◆ GIVEN RECORDS
┏━━
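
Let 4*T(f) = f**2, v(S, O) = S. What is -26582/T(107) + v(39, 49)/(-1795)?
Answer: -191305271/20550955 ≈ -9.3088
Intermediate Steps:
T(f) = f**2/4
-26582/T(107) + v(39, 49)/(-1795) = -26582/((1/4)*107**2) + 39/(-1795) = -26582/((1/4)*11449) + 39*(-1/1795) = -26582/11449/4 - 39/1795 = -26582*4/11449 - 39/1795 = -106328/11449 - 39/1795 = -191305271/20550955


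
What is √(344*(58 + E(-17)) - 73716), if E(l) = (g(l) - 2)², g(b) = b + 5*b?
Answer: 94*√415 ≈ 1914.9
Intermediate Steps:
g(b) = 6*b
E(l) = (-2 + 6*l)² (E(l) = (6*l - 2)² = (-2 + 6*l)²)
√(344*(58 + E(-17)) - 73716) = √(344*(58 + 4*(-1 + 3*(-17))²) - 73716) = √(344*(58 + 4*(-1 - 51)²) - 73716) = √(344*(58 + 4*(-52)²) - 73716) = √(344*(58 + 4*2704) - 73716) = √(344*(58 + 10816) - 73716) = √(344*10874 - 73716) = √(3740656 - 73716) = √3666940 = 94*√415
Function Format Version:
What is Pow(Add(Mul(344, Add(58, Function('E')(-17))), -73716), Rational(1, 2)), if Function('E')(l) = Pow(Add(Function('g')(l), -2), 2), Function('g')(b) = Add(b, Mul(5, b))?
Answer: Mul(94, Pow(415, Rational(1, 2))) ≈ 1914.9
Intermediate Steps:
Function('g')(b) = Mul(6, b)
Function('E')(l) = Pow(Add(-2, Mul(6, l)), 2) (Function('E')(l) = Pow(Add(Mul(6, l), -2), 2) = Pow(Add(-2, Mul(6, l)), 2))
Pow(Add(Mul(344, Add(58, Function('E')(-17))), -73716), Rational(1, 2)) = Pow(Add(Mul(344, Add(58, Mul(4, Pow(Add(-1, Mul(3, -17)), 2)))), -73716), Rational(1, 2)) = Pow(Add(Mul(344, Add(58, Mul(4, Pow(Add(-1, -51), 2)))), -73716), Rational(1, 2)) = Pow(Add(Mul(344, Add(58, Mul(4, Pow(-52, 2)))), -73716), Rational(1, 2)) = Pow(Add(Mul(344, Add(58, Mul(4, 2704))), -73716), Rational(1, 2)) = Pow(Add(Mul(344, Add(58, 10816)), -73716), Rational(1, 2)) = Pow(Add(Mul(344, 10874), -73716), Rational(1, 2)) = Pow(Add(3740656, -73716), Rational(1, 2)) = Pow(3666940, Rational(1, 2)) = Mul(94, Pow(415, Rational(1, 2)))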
┗━━
┏━━
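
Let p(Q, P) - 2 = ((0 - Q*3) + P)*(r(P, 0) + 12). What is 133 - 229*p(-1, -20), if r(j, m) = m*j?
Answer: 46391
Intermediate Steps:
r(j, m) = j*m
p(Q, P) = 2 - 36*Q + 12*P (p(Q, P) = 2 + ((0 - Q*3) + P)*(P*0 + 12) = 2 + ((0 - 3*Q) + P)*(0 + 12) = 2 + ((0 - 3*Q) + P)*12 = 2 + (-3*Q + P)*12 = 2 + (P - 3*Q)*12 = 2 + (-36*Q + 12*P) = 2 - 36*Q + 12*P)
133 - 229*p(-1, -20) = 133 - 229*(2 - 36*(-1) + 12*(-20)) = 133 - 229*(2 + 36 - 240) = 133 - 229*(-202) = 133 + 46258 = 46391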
┗━━
◆ TASK INSTRUCTIONS
Which lines of the data above contain the string "What"? Copy each of them.

◆ SOLUTION FOR THIS PROBLEM
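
Let 4*T(f) = f**2, v(S, O) = S. What is -26582/T(107) + v(39, 49)/(-1795)?
What is √(344*(58 + E(-17)) - 73716), if E(l) = (g(l) - 2)², g(b) = b + 5*b?
What is Pow(Add(Mul(344, Add(58, Function('E')(-17))), -73716), Rational(1, 2)), if Function('E')(l) = Pow(Add(Function('g')(l), -2), 2), Function('g')(b) = Add(b, Mul(5, b))?
Let p(Q, P) - 2 = ((0 - Q*3) + P)*(r(P, 0) + 12). What is 133 - 229*p(-1, -20), if r(j, m) = m*j?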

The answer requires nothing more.